WHAT THE TASK ASKS: Under this line are the records; write out word for word the part that begins at the line containing "(tier) | Nₕ | nₕ | sₕ² |" and ends at the line containing "1268 | 6830000000 |", and no more.

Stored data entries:
━━━━━━━━━━━━━━━━━━━━

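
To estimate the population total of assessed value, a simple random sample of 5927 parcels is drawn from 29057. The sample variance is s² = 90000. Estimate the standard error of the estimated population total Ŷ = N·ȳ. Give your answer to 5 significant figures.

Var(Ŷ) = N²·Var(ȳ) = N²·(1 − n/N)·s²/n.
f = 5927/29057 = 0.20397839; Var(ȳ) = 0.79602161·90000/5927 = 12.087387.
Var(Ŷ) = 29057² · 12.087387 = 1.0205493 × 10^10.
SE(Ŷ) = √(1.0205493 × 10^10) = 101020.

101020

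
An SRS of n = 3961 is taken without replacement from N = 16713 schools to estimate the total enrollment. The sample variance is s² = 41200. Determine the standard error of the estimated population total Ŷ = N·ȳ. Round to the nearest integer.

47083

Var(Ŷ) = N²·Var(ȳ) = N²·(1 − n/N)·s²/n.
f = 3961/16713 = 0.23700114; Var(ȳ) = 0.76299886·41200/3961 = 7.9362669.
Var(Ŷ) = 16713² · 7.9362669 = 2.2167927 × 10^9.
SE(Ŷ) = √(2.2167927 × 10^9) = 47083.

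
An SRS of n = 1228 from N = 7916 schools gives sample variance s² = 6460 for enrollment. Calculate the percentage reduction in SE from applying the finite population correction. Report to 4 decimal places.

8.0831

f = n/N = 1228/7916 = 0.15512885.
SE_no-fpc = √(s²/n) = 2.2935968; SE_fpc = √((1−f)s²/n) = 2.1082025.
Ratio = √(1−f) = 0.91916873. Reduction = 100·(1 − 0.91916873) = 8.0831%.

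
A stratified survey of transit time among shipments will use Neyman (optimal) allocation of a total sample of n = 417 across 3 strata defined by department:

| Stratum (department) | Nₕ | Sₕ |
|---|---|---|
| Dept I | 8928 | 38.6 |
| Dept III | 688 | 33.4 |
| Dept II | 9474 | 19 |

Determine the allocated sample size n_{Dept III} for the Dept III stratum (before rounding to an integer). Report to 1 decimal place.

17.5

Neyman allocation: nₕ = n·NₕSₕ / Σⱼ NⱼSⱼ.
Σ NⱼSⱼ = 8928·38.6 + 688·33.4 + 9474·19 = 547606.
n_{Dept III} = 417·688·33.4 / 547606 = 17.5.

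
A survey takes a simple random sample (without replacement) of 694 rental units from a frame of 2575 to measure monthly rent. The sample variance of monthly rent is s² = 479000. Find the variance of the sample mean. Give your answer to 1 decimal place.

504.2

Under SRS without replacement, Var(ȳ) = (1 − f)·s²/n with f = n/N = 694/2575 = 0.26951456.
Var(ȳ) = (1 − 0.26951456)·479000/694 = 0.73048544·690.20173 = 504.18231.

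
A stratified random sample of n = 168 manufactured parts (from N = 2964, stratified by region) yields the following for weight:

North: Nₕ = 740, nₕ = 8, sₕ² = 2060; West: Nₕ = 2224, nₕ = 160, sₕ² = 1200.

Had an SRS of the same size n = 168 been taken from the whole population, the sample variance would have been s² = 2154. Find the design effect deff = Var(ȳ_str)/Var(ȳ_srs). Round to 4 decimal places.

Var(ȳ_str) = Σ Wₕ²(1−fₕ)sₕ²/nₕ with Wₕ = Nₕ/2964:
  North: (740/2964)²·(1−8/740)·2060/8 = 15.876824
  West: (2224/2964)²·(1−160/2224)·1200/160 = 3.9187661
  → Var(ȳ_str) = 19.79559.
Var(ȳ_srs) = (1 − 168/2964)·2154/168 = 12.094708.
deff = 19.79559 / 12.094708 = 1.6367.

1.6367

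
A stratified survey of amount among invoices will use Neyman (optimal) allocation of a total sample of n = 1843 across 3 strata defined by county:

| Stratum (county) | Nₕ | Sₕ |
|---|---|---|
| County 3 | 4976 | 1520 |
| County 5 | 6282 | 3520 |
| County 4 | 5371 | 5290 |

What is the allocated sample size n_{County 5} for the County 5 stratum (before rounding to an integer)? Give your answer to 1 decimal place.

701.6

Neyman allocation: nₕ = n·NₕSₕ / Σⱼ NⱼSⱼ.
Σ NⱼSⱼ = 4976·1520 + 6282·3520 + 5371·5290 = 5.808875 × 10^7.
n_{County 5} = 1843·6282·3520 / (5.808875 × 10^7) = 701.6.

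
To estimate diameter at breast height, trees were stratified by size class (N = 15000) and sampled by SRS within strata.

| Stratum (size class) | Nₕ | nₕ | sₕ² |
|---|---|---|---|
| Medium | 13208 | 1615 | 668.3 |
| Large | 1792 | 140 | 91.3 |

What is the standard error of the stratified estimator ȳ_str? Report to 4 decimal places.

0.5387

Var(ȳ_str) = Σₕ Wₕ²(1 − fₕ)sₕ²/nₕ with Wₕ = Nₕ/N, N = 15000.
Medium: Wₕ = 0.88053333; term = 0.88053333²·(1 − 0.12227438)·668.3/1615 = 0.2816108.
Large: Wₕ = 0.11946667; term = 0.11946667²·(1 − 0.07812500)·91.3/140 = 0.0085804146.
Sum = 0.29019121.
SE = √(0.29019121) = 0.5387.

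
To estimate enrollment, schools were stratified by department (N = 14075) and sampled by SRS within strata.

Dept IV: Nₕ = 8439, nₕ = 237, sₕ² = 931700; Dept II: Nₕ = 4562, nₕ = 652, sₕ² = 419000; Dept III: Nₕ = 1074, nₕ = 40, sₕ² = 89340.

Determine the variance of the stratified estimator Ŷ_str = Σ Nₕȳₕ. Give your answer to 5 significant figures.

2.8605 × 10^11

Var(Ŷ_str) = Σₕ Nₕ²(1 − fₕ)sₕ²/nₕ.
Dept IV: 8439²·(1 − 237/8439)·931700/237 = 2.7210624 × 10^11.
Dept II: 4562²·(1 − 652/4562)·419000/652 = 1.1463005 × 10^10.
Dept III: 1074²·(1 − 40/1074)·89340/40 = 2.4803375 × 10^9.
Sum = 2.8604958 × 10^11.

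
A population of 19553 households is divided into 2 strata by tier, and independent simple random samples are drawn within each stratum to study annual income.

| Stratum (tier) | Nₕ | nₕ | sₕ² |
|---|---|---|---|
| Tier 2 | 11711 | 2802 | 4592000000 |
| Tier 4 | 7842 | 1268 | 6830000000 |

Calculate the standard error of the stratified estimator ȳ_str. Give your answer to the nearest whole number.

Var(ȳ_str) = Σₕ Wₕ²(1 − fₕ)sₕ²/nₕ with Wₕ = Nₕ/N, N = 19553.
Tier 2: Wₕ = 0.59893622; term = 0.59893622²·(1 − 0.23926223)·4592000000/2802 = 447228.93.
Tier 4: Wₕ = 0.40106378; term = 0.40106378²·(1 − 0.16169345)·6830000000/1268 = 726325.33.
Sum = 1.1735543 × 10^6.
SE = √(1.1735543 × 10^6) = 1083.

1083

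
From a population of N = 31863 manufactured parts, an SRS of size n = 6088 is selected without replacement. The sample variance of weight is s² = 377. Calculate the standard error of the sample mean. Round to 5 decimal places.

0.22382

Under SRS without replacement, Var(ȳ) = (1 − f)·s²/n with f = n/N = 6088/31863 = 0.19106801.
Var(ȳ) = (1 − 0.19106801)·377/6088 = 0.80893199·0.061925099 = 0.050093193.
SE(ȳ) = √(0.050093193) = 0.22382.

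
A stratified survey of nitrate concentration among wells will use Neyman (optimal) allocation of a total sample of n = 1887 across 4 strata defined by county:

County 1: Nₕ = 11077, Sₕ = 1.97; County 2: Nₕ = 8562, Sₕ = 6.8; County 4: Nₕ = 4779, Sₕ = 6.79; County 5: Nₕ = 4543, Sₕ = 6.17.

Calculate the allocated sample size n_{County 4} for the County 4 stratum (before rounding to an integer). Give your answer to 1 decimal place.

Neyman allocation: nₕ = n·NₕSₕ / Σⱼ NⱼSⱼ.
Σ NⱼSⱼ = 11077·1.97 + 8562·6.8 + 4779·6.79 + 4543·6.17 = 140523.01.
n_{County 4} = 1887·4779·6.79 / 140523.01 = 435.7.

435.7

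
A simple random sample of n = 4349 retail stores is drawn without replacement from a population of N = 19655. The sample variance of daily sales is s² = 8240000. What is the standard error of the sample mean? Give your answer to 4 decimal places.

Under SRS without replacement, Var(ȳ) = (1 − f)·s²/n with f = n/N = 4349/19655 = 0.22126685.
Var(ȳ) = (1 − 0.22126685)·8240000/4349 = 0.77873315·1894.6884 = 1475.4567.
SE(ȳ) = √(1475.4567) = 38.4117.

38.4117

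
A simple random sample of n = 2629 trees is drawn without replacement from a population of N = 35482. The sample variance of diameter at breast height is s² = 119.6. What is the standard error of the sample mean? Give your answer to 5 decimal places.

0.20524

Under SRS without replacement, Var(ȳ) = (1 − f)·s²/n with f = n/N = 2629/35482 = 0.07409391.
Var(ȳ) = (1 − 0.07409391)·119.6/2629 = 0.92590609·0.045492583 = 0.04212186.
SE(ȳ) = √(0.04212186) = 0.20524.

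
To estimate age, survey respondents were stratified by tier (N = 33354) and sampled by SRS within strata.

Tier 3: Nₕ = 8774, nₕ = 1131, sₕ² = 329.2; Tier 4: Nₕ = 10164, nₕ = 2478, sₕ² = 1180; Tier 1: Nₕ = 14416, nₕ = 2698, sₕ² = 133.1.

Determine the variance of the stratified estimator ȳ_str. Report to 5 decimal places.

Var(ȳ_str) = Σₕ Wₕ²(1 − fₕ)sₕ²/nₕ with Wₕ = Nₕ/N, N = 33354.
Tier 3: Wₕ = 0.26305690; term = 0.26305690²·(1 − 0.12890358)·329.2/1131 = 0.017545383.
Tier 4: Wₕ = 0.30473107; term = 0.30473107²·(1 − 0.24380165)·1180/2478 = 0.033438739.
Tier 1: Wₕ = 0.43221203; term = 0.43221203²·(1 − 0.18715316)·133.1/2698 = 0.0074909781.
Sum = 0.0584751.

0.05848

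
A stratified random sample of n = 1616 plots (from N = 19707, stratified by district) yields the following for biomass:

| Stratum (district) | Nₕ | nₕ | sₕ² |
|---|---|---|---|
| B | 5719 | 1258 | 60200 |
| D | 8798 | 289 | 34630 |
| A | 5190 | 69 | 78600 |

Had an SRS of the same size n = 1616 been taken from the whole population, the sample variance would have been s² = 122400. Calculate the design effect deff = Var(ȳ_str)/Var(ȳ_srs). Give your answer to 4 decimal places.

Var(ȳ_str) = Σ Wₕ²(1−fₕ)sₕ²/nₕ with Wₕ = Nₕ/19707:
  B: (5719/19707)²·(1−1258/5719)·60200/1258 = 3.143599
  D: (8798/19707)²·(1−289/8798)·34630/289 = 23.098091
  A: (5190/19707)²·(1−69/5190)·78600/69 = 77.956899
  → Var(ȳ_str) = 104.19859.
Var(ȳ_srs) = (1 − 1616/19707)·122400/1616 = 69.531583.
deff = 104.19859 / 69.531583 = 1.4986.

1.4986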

━━━━━━━━━━━━━━━━━━━━

RESULT:
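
| Stratum (tier) | Nₕ | nₕ | sₕ² |
|---|---|---|---|
| Tier 2 | 11711 | 2802 | 4592000000 |
| Tier 4 | 7842 | 1268 | 6830000000 |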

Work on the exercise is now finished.